Stored items from a collection:
--
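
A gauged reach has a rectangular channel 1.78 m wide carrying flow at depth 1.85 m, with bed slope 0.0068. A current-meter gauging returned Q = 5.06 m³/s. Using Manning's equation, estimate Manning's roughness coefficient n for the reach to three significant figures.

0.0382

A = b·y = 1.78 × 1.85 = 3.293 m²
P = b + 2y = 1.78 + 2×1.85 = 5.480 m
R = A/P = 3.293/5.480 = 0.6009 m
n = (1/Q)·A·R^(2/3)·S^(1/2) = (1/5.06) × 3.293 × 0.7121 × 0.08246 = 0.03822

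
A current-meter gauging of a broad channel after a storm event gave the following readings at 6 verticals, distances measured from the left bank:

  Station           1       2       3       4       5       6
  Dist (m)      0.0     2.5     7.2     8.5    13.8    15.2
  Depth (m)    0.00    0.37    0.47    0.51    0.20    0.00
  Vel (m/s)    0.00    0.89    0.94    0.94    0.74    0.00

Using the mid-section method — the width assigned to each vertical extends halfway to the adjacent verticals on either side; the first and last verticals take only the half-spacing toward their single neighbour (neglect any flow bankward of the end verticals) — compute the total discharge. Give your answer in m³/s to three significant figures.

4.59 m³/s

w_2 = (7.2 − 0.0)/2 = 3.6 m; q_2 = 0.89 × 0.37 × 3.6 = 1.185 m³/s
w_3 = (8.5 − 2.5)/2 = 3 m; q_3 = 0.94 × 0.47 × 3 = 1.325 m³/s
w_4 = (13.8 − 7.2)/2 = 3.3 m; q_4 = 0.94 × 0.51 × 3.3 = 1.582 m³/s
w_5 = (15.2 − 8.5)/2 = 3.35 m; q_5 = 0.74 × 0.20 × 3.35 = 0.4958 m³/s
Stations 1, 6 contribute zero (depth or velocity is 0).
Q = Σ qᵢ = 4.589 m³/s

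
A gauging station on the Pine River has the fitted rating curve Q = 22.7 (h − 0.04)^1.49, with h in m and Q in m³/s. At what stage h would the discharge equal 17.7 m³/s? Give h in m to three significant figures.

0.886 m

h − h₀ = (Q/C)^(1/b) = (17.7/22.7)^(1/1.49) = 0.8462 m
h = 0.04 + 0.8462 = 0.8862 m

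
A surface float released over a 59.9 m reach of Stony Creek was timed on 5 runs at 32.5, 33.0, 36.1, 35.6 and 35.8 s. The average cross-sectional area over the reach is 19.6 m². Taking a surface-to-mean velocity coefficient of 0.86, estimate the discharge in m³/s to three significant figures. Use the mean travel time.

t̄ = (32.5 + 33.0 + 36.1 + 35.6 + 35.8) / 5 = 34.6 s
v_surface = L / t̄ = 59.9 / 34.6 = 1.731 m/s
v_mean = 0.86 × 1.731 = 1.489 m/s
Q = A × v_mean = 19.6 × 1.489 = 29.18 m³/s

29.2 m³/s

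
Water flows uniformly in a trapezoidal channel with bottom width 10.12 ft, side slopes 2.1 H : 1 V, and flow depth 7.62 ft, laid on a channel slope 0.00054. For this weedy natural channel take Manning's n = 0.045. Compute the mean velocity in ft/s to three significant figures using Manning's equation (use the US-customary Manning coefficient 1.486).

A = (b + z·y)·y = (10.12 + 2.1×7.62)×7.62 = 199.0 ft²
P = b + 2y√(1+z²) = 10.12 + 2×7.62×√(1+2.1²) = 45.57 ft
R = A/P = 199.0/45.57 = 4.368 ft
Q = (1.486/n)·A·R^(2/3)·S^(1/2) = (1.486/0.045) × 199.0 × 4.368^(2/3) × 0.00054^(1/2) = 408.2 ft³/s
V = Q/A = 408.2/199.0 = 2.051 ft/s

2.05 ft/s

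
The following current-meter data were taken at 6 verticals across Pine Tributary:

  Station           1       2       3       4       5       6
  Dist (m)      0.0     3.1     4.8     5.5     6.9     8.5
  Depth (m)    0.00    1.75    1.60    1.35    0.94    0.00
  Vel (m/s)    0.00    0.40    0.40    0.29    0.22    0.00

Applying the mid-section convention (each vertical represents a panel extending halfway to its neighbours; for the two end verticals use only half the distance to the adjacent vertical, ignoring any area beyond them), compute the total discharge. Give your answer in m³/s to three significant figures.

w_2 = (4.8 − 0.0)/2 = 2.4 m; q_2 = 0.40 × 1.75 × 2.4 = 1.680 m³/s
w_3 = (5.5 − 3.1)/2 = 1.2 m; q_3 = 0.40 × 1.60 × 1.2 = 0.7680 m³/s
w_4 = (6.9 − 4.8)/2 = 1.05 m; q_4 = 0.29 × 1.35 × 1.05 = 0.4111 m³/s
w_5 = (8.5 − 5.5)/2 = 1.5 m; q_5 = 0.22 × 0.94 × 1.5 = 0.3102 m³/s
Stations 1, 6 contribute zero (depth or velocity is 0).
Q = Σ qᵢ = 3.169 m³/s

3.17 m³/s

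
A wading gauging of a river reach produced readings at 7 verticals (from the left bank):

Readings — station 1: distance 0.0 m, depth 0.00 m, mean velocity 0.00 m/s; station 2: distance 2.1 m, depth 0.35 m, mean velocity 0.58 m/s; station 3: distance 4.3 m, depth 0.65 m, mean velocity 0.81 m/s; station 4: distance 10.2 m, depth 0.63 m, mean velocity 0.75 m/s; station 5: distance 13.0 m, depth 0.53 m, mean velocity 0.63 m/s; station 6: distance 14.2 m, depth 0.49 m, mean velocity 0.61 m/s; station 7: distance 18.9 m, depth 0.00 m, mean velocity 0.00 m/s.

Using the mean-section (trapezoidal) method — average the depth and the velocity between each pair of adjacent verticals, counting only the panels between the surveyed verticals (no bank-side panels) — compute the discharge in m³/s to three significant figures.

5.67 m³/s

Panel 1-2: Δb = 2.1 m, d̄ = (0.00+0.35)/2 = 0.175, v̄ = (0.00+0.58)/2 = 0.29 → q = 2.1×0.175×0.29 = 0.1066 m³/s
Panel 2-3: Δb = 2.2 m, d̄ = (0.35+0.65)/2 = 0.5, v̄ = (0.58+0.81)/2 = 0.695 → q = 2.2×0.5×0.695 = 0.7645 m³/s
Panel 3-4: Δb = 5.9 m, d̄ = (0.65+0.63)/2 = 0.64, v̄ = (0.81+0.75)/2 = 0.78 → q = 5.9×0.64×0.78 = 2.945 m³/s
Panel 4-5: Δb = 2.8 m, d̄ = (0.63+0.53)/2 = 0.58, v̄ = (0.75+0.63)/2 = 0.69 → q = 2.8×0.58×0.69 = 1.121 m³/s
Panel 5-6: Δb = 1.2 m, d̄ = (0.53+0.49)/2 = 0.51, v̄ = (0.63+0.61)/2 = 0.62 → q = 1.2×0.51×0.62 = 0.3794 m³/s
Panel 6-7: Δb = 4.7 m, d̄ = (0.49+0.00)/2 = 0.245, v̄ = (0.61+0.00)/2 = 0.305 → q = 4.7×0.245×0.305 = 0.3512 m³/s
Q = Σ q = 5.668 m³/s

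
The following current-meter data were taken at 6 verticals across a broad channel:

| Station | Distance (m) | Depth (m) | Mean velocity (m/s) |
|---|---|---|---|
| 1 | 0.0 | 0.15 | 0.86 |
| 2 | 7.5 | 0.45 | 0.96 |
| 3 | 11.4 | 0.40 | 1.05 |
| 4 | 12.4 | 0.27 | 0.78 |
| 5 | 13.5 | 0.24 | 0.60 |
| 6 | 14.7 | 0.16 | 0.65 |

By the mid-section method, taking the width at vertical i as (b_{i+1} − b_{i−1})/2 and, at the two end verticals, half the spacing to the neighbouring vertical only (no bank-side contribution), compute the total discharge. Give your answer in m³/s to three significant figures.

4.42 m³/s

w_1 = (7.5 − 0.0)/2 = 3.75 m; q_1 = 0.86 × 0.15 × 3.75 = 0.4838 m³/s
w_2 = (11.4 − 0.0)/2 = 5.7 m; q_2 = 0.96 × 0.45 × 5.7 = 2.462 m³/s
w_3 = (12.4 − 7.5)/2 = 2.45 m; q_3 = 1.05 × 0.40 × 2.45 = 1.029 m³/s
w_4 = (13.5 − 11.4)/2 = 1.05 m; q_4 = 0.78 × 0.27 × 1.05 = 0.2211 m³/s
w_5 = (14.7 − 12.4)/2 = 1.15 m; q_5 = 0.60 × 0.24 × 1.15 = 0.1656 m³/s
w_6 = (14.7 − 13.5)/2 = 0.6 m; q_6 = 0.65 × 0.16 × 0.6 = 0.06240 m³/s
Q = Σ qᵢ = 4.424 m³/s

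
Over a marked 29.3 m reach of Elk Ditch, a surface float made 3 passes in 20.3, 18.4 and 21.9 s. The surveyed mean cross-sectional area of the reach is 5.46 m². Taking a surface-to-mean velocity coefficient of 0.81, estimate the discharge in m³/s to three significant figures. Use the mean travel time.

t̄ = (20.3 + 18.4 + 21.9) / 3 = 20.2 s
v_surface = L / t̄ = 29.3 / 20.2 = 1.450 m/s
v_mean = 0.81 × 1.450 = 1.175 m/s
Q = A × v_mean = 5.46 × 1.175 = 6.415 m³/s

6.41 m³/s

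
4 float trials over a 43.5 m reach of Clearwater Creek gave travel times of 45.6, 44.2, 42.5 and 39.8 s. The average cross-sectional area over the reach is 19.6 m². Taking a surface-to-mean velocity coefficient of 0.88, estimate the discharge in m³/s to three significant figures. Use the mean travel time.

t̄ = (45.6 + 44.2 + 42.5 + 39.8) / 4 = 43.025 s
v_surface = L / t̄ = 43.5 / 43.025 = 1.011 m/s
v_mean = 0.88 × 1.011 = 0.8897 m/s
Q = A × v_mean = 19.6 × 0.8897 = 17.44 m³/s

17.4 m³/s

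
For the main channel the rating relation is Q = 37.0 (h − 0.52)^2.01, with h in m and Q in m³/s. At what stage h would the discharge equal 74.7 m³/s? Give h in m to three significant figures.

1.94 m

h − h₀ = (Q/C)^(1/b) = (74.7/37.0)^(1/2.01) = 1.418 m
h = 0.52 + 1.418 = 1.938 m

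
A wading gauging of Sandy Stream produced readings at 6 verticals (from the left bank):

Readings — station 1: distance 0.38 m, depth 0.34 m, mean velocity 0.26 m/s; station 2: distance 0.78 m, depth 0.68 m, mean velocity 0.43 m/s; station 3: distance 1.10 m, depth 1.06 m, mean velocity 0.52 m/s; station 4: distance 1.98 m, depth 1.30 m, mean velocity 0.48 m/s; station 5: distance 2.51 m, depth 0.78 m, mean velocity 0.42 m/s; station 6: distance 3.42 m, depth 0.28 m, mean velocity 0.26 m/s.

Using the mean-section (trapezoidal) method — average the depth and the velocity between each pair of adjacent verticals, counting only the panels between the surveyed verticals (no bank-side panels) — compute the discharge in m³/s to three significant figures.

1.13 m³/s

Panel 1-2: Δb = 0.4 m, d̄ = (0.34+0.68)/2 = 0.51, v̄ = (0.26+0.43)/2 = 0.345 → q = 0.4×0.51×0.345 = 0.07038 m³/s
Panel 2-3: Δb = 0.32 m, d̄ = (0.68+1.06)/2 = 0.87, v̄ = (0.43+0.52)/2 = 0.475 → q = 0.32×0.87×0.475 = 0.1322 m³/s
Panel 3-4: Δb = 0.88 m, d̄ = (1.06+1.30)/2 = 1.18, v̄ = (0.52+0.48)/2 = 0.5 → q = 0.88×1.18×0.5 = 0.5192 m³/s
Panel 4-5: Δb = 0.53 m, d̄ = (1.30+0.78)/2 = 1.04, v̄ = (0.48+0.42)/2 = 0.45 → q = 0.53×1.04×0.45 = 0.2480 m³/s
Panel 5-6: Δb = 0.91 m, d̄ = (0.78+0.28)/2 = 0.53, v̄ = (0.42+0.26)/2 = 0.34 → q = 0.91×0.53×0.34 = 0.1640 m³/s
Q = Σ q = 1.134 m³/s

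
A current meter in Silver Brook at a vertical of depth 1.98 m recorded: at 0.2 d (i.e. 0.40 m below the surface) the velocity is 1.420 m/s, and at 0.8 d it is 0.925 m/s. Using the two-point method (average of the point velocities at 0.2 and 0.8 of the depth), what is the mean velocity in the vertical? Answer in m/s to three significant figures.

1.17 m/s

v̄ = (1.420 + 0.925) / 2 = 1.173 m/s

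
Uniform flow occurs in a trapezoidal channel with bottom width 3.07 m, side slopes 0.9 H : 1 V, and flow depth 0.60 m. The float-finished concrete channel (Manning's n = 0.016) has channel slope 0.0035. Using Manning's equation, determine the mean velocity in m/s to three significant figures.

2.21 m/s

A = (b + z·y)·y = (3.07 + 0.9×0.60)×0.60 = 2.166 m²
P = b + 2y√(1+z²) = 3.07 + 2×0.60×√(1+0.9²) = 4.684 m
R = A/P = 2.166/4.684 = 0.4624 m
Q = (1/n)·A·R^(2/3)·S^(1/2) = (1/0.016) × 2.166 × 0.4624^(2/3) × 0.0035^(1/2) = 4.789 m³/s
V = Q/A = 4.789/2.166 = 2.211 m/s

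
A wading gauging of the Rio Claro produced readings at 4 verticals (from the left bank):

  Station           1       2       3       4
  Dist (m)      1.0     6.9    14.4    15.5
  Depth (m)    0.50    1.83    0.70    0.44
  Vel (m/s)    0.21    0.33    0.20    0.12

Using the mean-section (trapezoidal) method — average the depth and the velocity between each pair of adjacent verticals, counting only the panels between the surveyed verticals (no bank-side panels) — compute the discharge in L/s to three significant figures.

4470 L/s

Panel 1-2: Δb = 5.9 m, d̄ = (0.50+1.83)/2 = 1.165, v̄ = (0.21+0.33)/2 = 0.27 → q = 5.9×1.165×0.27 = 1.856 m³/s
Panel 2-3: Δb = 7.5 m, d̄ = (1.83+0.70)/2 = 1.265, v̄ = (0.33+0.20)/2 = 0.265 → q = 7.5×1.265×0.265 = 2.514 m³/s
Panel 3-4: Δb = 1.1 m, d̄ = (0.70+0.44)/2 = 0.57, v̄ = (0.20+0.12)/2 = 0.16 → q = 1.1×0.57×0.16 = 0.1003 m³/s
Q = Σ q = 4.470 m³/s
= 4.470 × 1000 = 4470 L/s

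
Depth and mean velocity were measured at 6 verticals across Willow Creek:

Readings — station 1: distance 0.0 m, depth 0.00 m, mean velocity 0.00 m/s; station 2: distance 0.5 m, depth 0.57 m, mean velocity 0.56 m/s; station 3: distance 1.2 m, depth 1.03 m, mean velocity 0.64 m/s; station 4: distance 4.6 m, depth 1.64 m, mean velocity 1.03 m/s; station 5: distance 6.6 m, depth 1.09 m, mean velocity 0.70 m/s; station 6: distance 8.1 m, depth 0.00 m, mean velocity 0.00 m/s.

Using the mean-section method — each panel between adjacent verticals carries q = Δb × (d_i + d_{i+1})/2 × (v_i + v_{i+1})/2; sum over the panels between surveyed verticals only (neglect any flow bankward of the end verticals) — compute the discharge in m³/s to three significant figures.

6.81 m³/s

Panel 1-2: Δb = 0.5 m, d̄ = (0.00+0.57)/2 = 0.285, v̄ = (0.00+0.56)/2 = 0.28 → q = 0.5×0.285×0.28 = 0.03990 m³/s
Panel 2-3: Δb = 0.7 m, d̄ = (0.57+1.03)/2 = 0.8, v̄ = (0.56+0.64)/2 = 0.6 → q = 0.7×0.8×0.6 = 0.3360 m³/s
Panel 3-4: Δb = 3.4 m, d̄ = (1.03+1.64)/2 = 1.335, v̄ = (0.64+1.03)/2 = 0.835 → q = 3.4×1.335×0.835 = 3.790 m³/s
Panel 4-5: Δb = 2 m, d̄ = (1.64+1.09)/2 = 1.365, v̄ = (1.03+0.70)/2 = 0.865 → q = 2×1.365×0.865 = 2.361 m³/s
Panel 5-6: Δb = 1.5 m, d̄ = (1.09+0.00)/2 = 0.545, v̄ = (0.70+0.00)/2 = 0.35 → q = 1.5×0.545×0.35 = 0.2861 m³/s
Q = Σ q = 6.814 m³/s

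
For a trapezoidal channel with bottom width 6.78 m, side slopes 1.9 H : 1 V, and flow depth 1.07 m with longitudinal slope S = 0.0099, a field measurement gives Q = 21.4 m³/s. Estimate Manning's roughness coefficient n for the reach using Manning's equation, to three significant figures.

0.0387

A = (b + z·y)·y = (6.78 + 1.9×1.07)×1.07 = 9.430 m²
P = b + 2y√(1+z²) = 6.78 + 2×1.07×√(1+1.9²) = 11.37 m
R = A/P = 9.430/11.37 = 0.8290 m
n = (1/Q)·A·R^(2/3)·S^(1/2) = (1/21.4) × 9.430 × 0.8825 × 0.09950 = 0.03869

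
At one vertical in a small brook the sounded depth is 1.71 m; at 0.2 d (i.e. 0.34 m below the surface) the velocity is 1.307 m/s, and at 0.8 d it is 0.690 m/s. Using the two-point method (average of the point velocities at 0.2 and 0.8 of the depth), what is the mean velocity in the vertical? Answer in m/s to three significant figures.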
--
- [Activity] As listed above, the lines from the line with "verticals across Pine" to the line with "2: distance 2.1" are to be echoed exactly, with both ends included and nothing added.

- [Answer area]
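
The following current-meter data were taken at 6 verticals across Pine Tributary:

  Station           1       2       3       4       5       6
  Dist (m)      0.0     3.1     4.8     5.5     6.9     8.5
  Depth (m)    0.00    1.75    1.60    1.35    0.94    0.00
  Vel (m/s)    0.00    0.40    0.40    0.29    0.22    0.00

Applying the mid-section convention (each vertical represents a panel extending halfway to its neighbours; for the two end verticals use only half the distance to the adjacent vertical, ignoring any area beyond them), compute the total discharge. Give your answer in m³/s to three significant figures.

w_2 = (4.8 − 0.0)/2 = 2.4 m; q_2 = 0.40 × 1.75 × 2.4 = 1.680 m³/s
w_3 = (5.5 − 3.1)/2 = 1.2 m; q_3 = 0.40 × 1.60 × 1.2 = 0.7680 m³/s
w_4 = (6.9 − 4.8)/2 = 1.05 m; q_4 = 0.29 × 1.35 × 1.05 = 0.4111 m³/s
w_5 = (8.5 − 5.5)/2 = 1.5 m; q_5 = 0.22 × 0.94 × 1.5 = 0.3102 m³/s
Stations 1, 6 contribute zero (depth or velocity is 0).
Q = Σ qᵢ = 3.169 m³/s

3.17 m³/s

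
A wading gauging of a river reach produced readings at 7 verticals (from the left bank):

Readings — station 1: distance 0.0 m, depth 0.00 m, mean velocity 0.00 m/s; station 2: distance 2.1 m, depth 0.35 m, mean velocity 0.58 m/s; station 3: distance 4.3 m, depth 0.65 m, mean velocity 0.81 m/s; station 4: distance 10.2 m, depth 0.63 m, mean velocity 0.75 m/s; station 5: distance 13.0 m, depth 0.53 m, mean velocity 0.63 m/s; station 6: distance 14.2 m, depth 0.49 m, mean velocity 0.61 m/s; station 7: distance 18.9 m, depth 0.00 m, mean velocity 0.00 m/s.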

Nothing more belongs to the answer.